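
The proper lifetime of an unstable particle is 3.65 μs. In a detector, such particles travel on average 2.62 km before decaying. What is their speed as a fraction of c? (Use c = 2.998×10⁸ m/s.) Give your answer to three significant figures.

0.923c

Lab distance = (lab lifetime)·v = γτ·βc, so βγ = d/(cτ) = 2620/(2.998×10⁸ × 3.650×10^-6) = 2.3943.
With βγ = 2.3943: γ² = 1 + (βγ)² = 6.73267, and β = (βγ)/γ = 2.3943/2.59474 = 0.923.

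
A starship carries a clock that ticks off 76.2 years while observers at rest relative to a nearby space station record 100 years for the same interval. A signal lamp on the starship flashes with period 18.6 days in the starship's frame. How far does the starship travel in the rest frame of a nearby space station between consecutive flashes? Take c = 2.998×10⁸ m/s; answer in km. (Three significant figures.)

γ = Δt/Δτ = 100/76.2 = 1.31234.
β = √(1 − 1/γ²) = 0.64758. Lab-frame period = γτ = 1.31234×18.6 days = 24.41 days. Distance = βc × γτ = 0.64758 × 2.998×10⁸ m/s × 2109024 s = 4.0946×10^14 m = 4.09×10^11 km.

4.09×10^11 km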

● **EXERCISE DETAILS**
The answer should be the full listing, repeated without any change.

● **OUTPUT FOR THIS EXERCISE**
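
The proper lifetime of an unstable particle is 3.65 μs. In a detector, such particles travel on average 2.62 km before decaying. What is their speed as a fraction of c? (Use c = 2.998×10⁸ m/s.) Give your answer to three significant figures.

0.923c

Lab distance = (lab lifetime)·v = γτ·βc, so βγ = d/(cτ) = 2620/(2.998×10⁸ × 3.650×10^-6) = 2.3943.
With βγ = 2.3943: γ² = 1 + (βγ)² = 6.73267, and β = (βγ)/γ = 2.3943/2.59474 = 0.923.

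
A starship carries a clock that ticks off 76.2 years while observers at rest relative to a nearby space station record 100 years for the same interval. A signal lamp on the starship flashes with period 18.6 days in the starship's frame. How far does the starship travel in the rest frame of a nearby space station between consecutive flashes? Take c = 2.998×10⁸ m/s; answer in km. (Three significant figures.)

γ = Δt/Δτ = 100/76.2 = 1.31234.
β = √(1 − 1/γ²) = 0.64758. Lab-frame period = γτ = 1.31234×18.6 days = 24.41 days. Distance = βc × γτ = 0.64758 × 2.998×10⁸ m/s × 2109024 s = 4.0946×10^14 m = 4.09×10^11 km.

4.09×10^11 km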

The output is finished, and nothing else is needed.